YOUR OBJECTIVE -> For each entry below, output it exactly as it stands.

DATA EXTRACTS ->

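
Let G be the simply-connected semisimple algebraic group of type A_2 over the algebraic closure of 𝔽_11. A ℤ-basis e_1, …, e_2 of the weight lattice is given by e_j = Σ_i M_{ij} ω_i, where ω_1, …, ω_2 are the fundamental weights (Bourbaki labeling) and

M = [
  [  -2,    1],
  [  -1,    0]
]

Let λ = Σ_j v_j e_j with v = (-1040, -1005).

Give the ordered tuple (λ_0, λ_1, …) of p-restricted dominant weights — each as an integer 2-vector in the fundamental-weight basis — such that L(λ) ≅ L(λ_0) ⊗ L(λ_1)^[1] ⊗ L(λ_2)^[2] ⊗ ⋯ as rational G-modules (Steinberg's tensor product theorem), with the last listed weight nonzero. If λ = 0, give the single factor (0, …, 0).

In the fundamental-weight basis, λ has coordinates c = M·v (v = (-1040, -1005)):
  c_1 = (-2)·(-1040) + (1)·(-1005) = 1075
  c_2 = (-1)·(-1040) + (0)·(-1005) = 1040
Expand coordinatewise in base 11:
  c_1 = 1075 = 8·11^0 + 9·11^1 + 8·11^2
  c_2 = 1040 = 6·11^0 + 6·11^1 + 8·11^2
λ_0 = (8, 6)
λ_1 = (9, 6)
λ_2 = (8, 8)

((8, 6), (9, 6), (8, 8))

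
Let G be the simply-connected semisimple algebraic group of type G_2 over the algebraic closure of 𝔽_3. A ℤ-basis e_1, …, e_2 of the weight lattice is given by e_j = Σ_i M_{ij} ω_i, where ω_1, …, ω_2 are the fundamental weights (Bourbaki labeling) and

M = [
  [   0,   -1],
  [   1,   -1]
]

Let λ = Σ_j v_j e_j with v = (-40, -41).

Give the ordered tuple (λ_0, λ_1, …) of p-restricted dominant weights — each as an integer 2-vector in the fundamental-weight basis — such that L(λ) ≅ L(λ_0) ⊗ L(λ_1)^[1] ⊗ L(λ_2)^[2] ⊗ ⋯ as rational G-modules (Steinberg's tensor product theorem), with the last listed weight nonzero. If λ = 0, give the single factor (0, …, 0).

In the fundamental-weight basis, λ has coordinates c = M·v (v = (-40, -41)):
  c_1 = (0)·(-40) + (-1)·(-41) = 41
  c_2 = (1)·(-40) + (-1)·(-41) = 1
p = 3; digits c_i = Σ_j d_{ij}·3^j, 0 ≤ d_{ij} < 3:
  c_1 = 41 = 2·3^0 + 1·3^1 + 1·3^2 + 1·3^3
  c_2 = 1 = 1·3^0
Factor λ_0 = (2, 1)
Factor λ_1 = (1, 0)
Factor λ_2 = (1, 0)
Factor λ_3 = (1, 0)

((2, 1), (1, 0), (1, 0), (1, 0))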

RESULT FOR THIS EXERCISE ->
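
Let G be the simply-connected semisimple algebraic group of type A_2 over the algebraic closure of 𝔽_11. A ℤ-basis e_1, …, e_2 of the weight lattice is given by e_j = Σ_i M_{ij} ω_i, where ω_1, …, ω_2 are the fundamental weights (Bourbaki labeling) and

M = [
  [  -2,    1],
  [  -1,    0]
]

Let λ = Σ_j v_j e_j with v = (-1040, -1005).

Give the ordered tuple (λ_0, λ_1, …) of p-restricted dominant weights — each as an integer 2-vector in the fundamental-weight basis — such that L(λ) ≅ L(λ_0) ⊗ L(λ_1)^[1] ⊗ L(λ_2)^[2] ⊗ ⋯ as rational G-modules (Steinberg's tensor product theorem), with the last listed weight nonzero. If λ = 0, give the single factor (0, …, 0).

In the fundamental-weight basis, λ has coordinates c = M·v (v = (-1040, -1005)):
  c_1 = (-2)·(-1040) + (1)·(-1005) = 1075
  c_2 = (-1)·(-1040) + (0)·(-1005) = 1040
Expand coordinatewise in base 11:
  c_1 = 1075 = 8·11^0 + 9·11^1 + 8·11^2
  c_2 = 1040 = 6·11^0 + 6·11^1 + 8·11^2
λ_0 = (8, 6)
λ_1 = (9, 6)
λ_2 = (8, 8)

((8, 6), (9, 6), (8, 8))

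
Let G be the simply-connected semisimple algebraic group of type G_2 over the algebraic closure of 𝔽_3. A ℤ-basis e_1, …, e_2 of the weight lattice is given by e_j = Σ_i M_{ij} ω_i, where ω_1, …, ω_2 are the fundamental weights (Bourbaki labeling) and

M = [
  [   0,   -1],
  [   1,   -1]
]

Let λ = Σ_j v_j e_j with v = (-40, -41).

Give the ordered tuple (λ_0, λ_1, …) of p-restricted dominant weights — each as an integer 2-vector in the fundamental-weight basis — such that L(λ) ≅ L(λ_0) ⊗ L(λ_1)^[1] ⊗ L(λ_2)^[2] ⊗ ⋯ as rational G-modules (Steinberg's tensor product theorem), with the last listed weight nonzero. If λ = 0, give the single factor (0, …, 0).

In the fundamental-weight basis, λ has coordinates c = M·v (v = (-40, -41)):
  c_1 = (0)·(-40) + (-1)·(-41) = 41
  c_2 = (1)·(-40) + (-1)·(-41) = 1
p = 3; digits c_i = Σ_j d_{ij}·3^j, 0 ≤ d_{ij} < 3:
  c_1 = 41 = 2·3^0 + 1·3^1 + 1·3^2 + 1·3^3
  c_2 = 1 = 1·3^0
Factor λ_0 = (2, 1)
Factor λ_1 = (1, 0)
Factor λ_2 = (1, 0)
Factor λ_3 = (1, 0)

((2, 1), (1, 0), (1, 0), (1, 0))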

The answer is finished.